• [About this exercise]:
Nothing other than the lines from the one containing "Find the longest" through the close of the entries below should be printed, each exactly.

• [Study material]:
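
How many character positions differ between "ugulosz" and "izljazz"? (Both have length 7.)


String 1: 'ugulosz'
String 2: 'izljazz'
Compare each position: pos 0: 'u'!='i', pos 1: 'g'!='z', pos 2: 'u'!='l', pos 3: 'l'!='j', pos 4: 'o'!='a', pos 5: 's'!='z', pos 6: 'z'=='z'
Differing positions: 6
Hamming distance: 6


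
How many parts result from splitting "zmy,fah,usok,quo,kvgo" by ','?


Input string: 'zmy,fah,usok,quo,kvgo'
Delimiter: ','
Split result: 'zmy', 'fah', 'usok', 'quo', 'kvgo'
Number of parts: 5


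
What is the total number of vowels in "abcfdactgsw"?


Input string: 'abcfdactgsw'
Operation: count vowels (a, e, i, o, u)
Scan: s[0]='a' (vowel), s[1]='b', s[2]='c', s[3]='f', s[4]='d', s[5]='a' (vowel), s[6]='c', s[7]='t', s[8]='g', s[9]='s', s[10]='w'
Vowels found: 2
Result: 2


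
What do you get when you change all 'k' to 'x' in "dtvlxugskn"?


Input string: 'dtvlxugskn'
Operation: replace 'k' with 'x'
Positions of 'k': 8
After replacement: dtvlxugsxn


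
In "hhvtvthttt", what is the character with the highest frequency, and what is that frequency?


Input: 'hhvtvthttt'
Operation: tally each character
Counts: 'h':3, 't':5, 'v':2
Maximum: 't' appears 5 times


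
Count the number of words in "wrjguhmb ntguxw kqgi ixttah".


Input string: 'wrjguhmb ntguxw kqgi ixttah'
Operation: split by spaces
Words found: 'wrjguhmb', 'ntguxw', 'kqgi', 'ixttah'
Word count: 4


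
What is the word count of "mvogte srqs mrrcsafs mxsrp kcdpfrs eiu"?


Input string: 'mvogte srqs mrrcsafs mxsrp kcdpfrs eiu'
Operation: split by spaces
Words found: 'mvogte', 'srqs', 'mrrcsafs', 'mxsrp', 'kcdpfrs', 'eiu'
Word count: 6


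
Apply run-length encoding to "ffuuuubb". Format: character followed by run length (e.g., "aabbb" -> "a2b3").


Input: 'ffuuuubb'
Operation: identify consecutive runs
Runs: 'ff' -> f2, 'uuuu' -> u4, 'bb' -> b2
Encoded: f2u4b2


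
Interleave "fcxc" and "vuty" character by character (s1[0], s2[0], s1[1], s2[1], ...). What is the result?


String 1: 'fcxc'
String 2: 'vuty'
Operation: alternate characters
Pairs: 'f'+'v', 'c'+'u', 'x'+'t', 'c'+'y'
Result: fvcuxtcy


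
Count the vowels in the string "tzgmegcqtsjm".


Input string: 'tzgmegcqtsjm'
Operation: count vowels (a, e, i, o, u)
Scan: s[0]='t', s[1]='z', s[2]='g', s[3]='m', s[4]='e' (vowel), s[5]='g', s[6]='c', s[7]='q', s[8]='t', s[9]='s', s[10]='j', s[11]='m'
Vowels found: 1
Result: 1


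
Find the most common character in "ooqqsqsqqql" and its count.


Input: 'ooqqsqsqqql'
Operation: tally each character
Counts: 'l':1, 'o':2, 'q':6, 's':2
Maximum: 'q' appears 6 times


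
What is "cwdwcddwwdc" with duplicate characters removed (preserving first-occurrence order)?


Input: 'cwdwcddwwdc'
Operation: keep first occurrence of each character
Scan: s[0]='c' new -> keep; s[1]='w' new -> keep; s[2]='d' new -> keep; s[3]='w' seen -> skip; s[4]='c' seen -> skip; s[5]='d' seen -> skip; s[6]='d' seen -> skip; s[7]='w' seen -> skip; s[8]='w' seen -> skip; s[9]='d' seen -> skip; s[10]='c' seen -> skip
Result: cwd


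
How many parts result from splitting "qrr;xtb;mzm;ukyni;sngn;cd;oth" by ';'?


Input string: 'qrr;xtb;mzm;ukyni;sngn;cd;oth'
Delimiter: ';'
Split result: 'qrr', 'xtb', 'mzm', 'ukyni', 'sngn', 'cd', 'oth'
Number of parts: 7


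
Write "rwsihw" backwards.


Input string: 'rwsihw'
Operation: reverse character order
Original order: 'r' -> 'w' -> 's' -> 'i' -> 'h' -> 'w'
Reversed order: 'w' -> 'h' -> 'i' -> 's' -> 'w' -> 'r'
Result: whiswr


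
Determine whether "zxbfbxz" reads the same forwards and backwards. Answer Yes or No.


Input string: 'zxbfbxz'
Reversed: 'zxbfbxz'
Compare pairs: s[0]='z' vs s[6]='z' (match), s[1]='x' vs s[5]='x' (match), s[2]='b' vs s[4]='b' (match)
Palindrome: Yes


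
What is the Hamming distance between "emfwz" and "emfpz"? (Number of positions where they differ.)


String 1: 'emfwz'
String 2: 'emfpz'
Compare each position: pos 0: 'e'=='e', pos 1: 'm'=='m', pos 2: 'f'=='f', pos 3: 'w'!='p', pos 4: 'z'=='z'
Differing positions: 1
Hamming distance: 1


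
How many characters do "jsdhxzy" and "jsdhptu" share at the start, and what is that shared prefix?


String 1: 'jsdhxzy'
String 2: 'jsdhptu'
Compare position by position:
pos 0: 'j' vs 'j' match
pos 1: 's' vs 's' match
pos 2: 'd' vs 'd' match
pos 3: 'h' vs 'h' match
pos 4: 'x' vs 'p' differ -> stop
Longest common prefix: "jsdh" (length 4)


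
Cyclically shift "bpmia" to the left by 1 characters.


Input: 'bpmia', shift = 1
Operation: split at index 1 and swap parts
Front part s[0:1] = 'b'
Back part s[1:] = 'pmia'
Rotated = back + front = 'pmia' + 'b'
Result: pmiab


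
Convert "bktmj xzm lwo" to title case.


Input string: 'bktmj xzm lwo'
Operation: capitalize first letter of each word
Word transformations: 'bktmj'->'Bktmj', 'xzm'->'Xzm', 'lwo'->'Lwo'
Result: Bktmj Xzm Lwo


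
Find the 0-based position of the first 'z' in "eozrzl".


Input string: 'eozrzl'
Target: 'z'
Scanning left to right: s[0]='e', s[1]='o', s[2]='z'
First match at index: 2


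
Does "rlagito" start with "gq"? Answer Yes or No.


Input string: 'rlagito'
Prefix to check: 'gq'
First 2 characters of input: 'rl'
Match: False
Result: No


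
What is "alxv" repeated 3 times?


Input string: 'alxv'
Operation: repeat 3 times
Concatenation: 'alxv' + 'alxv' + 'alxv'
Result: alxvalxvalxv


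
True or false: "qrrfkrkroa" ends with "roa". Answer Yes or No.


Input string: 'qrrfkrkroa'
Suffix to check: 'roa'
Last 3 characters of input: 'roa'
Match: True
Result: Yes


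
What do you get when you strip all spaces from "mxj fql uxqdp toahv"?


Input string: 'mxj fql uxqdp toahv'
Operation: remove all spaces
Words: 'mxj', 'fql', 'uxqdp', 'toahv'
Join without spaces: mxjfqluxqdptoahv


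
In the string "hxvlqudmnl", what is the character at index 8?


Input string: 'hxvlqudmnl'
Operation: get character at index 8
Index mapping: s[0]='h', s[1]='x', s[2]='v', s[3]='l', s[4]='q', s[5]='u', s[6]='d', s[7]='m', s[8]='n'
Result: 'n'


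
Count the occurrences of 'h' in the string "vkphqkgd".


Input string: 'vkphqkgd'
Target character: 'h'
Scan each position: s[3]='h'
Matches found at indices: 3
Total: 1


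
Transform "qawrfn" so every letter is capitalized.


Input string: 'qawrfn'
Operation: convert each letter to uppercase
Mapping: 'q'->'Q', 'a'->'A', 'w'->'W', 'r'->'R', 'f'->'F', 'n'->'N'
Result: QAWRFN


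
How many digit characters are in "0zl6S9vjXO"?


Input string: '0zl6S9vjXO'
Operation: count digit characters (0-9)
Scan: '0'(digit), 'z', 'l', '6'(digit), 'S', '9'(digit), 'v', 'j', 'X', 'O'
Digits found: 3
Result: 3


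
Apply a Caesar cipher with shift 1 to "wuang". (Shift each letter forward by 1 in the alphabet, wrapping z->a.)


Input: 'wuang', shift = 1
Operation: for each letter, (position + 1) mod 26
Mapping: 'w'(22+1=23)->'x', 'u'(20+1=21)->'v', 'a'(0+1=1)->'b', 'n'(13+1=14)->'o', 'g'(6+1=7)->'h'
Result: xvboh


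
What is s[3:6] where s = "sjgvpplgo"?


Input string: 'sjgvpplgo'
Operation: slice [3:6]
Extract characters: s[3]='v', s[4]='p', s[5]='p'
Result: vpp


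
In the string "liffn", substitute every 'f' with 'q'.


Input string: 'liffn'
Operation: replace 'f' with 'q'
Positions of 'f': 2, 3
After replacement: liqqn


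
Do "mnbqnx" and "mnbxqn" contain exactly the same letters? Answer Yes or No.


String 1: 'mnbqnx' -> sorted: 'bmnnqx'
String 2: 'mnbxqn' -> sorted: 'bmnnqx'
Compare sorted forms: 'bmnnqx' == 'bmnnqx'
Anagram: Yes


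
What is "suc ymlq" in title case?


Input string: 'suc ymlq'
Operation: capitalize first letter of each word
Word transformations: 'suc'->'Suc', 'ymlq'->'Ymlq'
Result: Suc Ymlq


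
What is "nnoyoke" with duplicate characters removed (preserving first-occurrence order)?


Input: 'nnoyoke'
Operation: keep first occurrence of each character
Scan: s[0]='n' new -> keep; s[1]='n' seen -> skip; s[2]='o' new -> keep; s[3]='y' new -> keep; s[4]='o' seen -> skip; s[5]='k' new -> keep; s[6]='e' new -> keep
Result: noyke


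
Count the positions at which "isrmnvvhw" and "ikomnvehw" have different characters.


String 1: 'isrmnvvhw'
String 2: 'ikomnvehw'
Compare each position: pos 0: 'i'=='i', pos 1: 's'!='k', pos 2: 'r'!='o', pos 3: 'm'=='m', pos 4: 'n'=='n', pos 5: 'v'=='v', pos 6: 'v'!='e', pos 7: 'h'=='h', pos 8: 'w'=='w'
Differing positions: 3
Hamming distance: 3


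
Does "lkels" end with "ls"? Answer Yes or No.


Input string: 'lkels'
Suffix to check: 'ls'
Last 2 characters of input: 'ls'
Match: True
Result: Yes


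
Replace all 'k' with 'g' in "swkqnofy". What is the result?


Input string: 'swkqnofy'
Operation: replace 'k' with 'g'
Positions of 'k': 2
After replacement: swgqnofy


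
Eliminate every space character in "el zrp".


Input string: 'el zrp'
Operation: remove all spaces
Words: 'el', 'zrp'
Join without spaces: elzrp


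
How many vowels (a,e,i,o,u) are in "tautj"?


Input string: 'tautj'
Operation: count vowels (a, e, i, o, u)
Scan: s[0]='t', s[1]='a' (vowel), s[2]='u' (vowel), s[3]='t', s[4]='j'
Vowels found: 2
Result: 2


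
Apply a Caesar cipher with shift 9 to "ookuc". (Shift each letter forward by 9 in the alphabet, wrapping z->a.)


Input: 'ookuc', shift = 9
Operation: for each letter, (position + 9) mod 26
Mapping: 'o'(14+9=23)->'x', 'o'(14+9=23)->'x', 'k'(10+9=19)->'t', 'u'(20+9=29, 29 mod 26=3)->'d', 'c'(2+9=11)->'l'
Result: xxtdl


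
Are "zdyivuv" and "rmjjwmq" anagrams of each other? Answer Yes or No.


String 1: 'zdyivuv' -> sorted: 'diuvvyz'
String 2: 'rmjjwmq' -> sorted: 'jjmmqrw'
Compare sorted forms: 'diuvvyz' != 'jjmmqrw'
Anagram: No


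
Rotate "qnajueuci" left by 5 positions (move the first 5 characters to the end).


Input: 'qnajueuci', shift = 5
Operation: split at index 5 and swap parts
Front part s[0:5] = 'qnaju'
Back part s[5:] = 'euci'
Rotated = back + front = 'euci' + 'qnaju'
Result: euciqnaju


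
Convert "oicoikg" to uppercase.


Input string: 'oicoikg'
Operation: convert each letter to uppercase
Mapping: 'o'->'O', 'i'->'I', 'c'->'C', 'o'->'O', 'i'->'I', 'k'->'K', 'g'->'G'
Result: OICOIKG


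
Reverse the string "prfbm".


Input string: 'prfbm'
Operation: reverse character order
Original order: 'p' -> 'r' -> 'f' -> 'b' -> 'm'
Reversed order: 'm' -> 'b' -> 'f' -> 'r' -> 'p'
Result: mbfrp


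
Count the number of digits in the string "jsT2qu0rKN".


Input string: 'jsT2qu0rKN'
Operation: count digit characters (0-9)
Scan: 'j', 's', 'T', '2'(digit), 'q', 'u', '0'(digit), 'r', 'K', 'N'
Digits found: 2
Result: 2


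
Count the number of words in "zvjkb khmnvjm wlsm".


Input string: 'zvjkb khmnvjm wlsm'
Operation: split by spaces
Words found: 'zvjkb', 'khmnvjm', 'wlsm'
Word count: 3


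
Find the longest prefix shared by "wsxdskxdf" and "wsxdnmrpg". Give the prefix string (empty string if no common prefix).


String 1: 'wsxdskxdf'
String 2: 'wsxdnmrpg'
Compare position by position:
pos 0: 'w' vs 'w' match
pos 1: 's' vs 's' match
pos 2: 'x' vs 'x' match
pos 3: 'd' vs 'd' match
pos 4: 's' vs 'n' differ -> stop
Longest common prefix: "wsxd" (length 4)


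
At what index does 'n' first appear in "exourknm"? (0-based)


Input string: 'exourknm'
Target: 'n'
Scanning left to right: s[0]='e', s[1]='x', s[2]='o', s[3]='u', s[4]='r', s[5]='k', s[6]='n'
First match at index: 6


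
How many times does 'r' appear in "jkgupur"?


Input string: 'jkgupur'
Target character: 'r'
Scan each position: s[6]='r'
Matches found at indices: 6
Total: 1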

• [Exercise result]:
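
Find the longest prefix shared by "wsxdskxdf" and "wsxdnmrpg". Give the prefix string (empty string if no common prefix).


String 1: 'wsxdskxdf'
String 2: 'wsxdnmrpg'
Compare position by position:
pos 0: 'w' vs 'w' match
pos 1: 's' vs 's' match
pos 2: 'x' vs 'x' match
pos 3: 'd' vs 'd' match
pos 4: 's' vs 'n' differ -> stop
Longest common prefix: "wsxd" (length 4)


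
At what index does 'n' first appear in "exourknm"? (0-based)


Input string: 'exourknm'
Target: 'n'
Scanning left to right: s[0]='e', s[1]='x', s[2]='o', s[3]='u', s[4]='r', s[5]='k', s[6]='n'
First match at index: 6


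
How many times does 'r' appear in "jkgupur"?


Input string: 'jkgupur'
Target character: 'r'
Scan each position: s[6]='r'
Matches found at indices: 6
Total: 1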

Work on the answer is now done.